● WORK TASK: Write out every line of the data below exactly as given.

Stored items:
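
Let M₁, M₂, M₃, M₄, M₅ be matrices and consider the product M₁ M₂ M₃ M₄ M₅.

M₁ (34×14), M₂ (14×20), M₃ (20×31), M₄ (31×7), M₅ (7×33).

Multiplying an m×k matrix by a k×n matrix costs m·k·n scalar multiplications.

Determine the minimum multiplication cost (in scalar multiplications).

Adjacent pairs: M₁M₂ = 34·14·20 = 9520; M₂M₃ = 14·20·31 = 8680; M₃M₄ = 20·31·7 = 4340; M₄M₅ = 31·7·33 = 7161.
Length 3: M₁..M₃: k=1: 0+8680+34·14·31=23436; k=2: 9520+0+34·20·31=30600 → min 23436 | M₂..M₄: k=2: 0+4340+14·20·7=6300; k=3: 8680+0+14·31·7=11718 → min 6300 | M₃..M₅: k=3: 0+7161+20·31·33=27621; k=4: 4340+0+20·7·33=8960 → min 8960.
Length 4: M₁..M₄: k=1: 0+6300+34·14·7=9632; k=2: 9520+4340+34·20·7=18620; k=3: 23436+0+34·31·7=30814 → min 9632 | M₂..M₅: k=2: 0+8960+14·20·33=18200; k=3: 8680+7161+14·31·33=30163; k=4: 6300+0+14·7·33=9534 → min 9534.
Length 5: M₁..M₅: k=1: 0+9534+34·14·33=25242; k=2: 9520+8960+34·20·33=40920; k=3: 23436+7161+34·31·33=65379; k=4: 9632+0+34·7·33=17486 → min 17486.
Optimal order: ((M₁ (M₂ (M₃ M₄))) M₅) with cost 17486.

17486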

● TASK OUTPUT:
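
Let M₁, M₂, M₃, M₄, M₅ be matrices and consider the product M₁ M₂ M₃ M₄ M₅.

M₁ (34×14), M₂ (14×20), M₃ (20×31), M₄ (31×7), M₅ (7×33).

Multiplying an m×k matrix by a k×n matrix costs m·k·n scalar multiplications.

Determine the minimum multiplication cost (in scalar multiplications).

Adjacent pairs: M₁M₂ = 34·14·20 = 9520; M₂M₃ = 14·20·31 = 8680; M₃M₄ = 20·31·7 = 4340; M₄M₅ = 31·7·33 = 7161.
Length 3: M₁..M₃: k=1: 0+8680+34·14·31=23436; k=2: 9520+0+34·20·31=30600 → min 23436 | M₂..M₄: k=2: 0+4340+14·20·7=6300; k=3: 8680+0+14·31·7=11718 → min 6300 | M₃..M₅: k=3: 0+7161+20·31·33=27621; k=4: 4340+0+20·7·33=8960 → min 8960.
Length 4: M₁..M₄: k=1: 0+6300+34·14·7=9632; k=2: 9520+4340+34·20·7=18620; k=3: 23436+0+34·31·7=30814 → min 9632 | M₂..M₅: k=2: 0+8960+14·20·33=18200; k=3: 8680+7161+14·31·33=30163; k=4: 6300+0+14·7·33=9534 → min 9534.
Length 5: M₁..M₅: k=1: 0+9534+34·14·33=25242; k=2: 9520+8960+34·20·33=40920; k=3: 23436+7161+34·31·33=65379; k=4: 9632+0+34·7·33=17486 → min 17486.
Optimal order: ((M₁ (M₂ (M₃ M₄))) M₅) with cost 17486.

17486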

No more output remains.